(Collected data)

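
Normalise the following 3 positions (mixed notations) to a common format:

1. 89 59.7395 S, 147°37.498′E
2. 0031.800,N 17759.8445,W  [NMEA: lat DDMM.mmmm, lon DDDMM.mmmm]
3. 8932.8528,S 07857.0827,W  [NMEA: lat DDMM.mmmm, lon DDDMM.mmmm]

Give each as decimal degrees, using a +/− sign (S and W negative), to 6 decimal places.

Point 1:
  φ: 59.7395′ = 0.995658°; total 89.9956583
  S ⇒ negate
  Longitude: 37.498′ = 0.624967°; total 147.6249667
  E → positive
Point 2:
  Latitude: degrees = first 2 digits = 0, minutes = 31.8; 0 + 31.8/60 = 0.5300000
  N → positive
  Longitude: split at 3 digits → 177° and 59.8445′; 177 + 59.8445/60 = 177.9974083
  W ⇒ negate
Point 3:
  Lat: split at 2 digits → 89° and 32.8528′; 89 + 32.8528/60 = 89.5475467
  S → negative
  Lon: degrees = first 3 digits = 78, minutes = 57.0827; 78 + 57.0827/60 = 78.9513783
  W → negative

1. -89.995658, 147.624967
2. 0.530000, -177.997408
3. -89.547547, -78.951378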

### Directions
In the records above, locate the line that contains "1. 89 59.7395 S, 147°37.498′E". Repeat it and every line after it, exactly, and nothing else.

### Expected output
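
1. 89 59.7395 S, 147°37.498′E
2. 0031.800,N 17759.8445,W  [NMEA: lat DDMM.mmmm, lon DDDMM.mmmm]
3. 8932.8528,S 07857.0827,W  [NMEA: lat DDMM.mmmm, lon DDDMM.mmmm]

Give each as decimal degrees, using a +/− sign (S and W negative), to 6 decimal places.

Point 1:
  φ: 59.7395′ = 0.995658°; total 89.9956583
  S ⇒ negate
  Longitude: 37.498′ = 0.624967°; total 147.6249667
  E → positive
Point 2:
  Latitude: degrees = first 2 digits = 0, minutes = 31.8; 0 + 31.8/60 = 0.5300000
  N → positive
  Longitude: split at 3 digits → 177° and 59.8445′; 177 + 59.8445/60 = 177.9974083
  W ⇒ negate
Point 3:
  Lat: split at 2 digits → 89° and 32.8528′; 89 + 32.8528/60 = 89.5475467
  S → negative
  Lon: degrees = first 3 digits = 78, minutes = 57.0827; 78 + 57.0827/60 = 78.9513783
  W → negative

1. -89.995658, 147.624967
2. 0.530000, -177.997408
3. -89.547547, -78.951378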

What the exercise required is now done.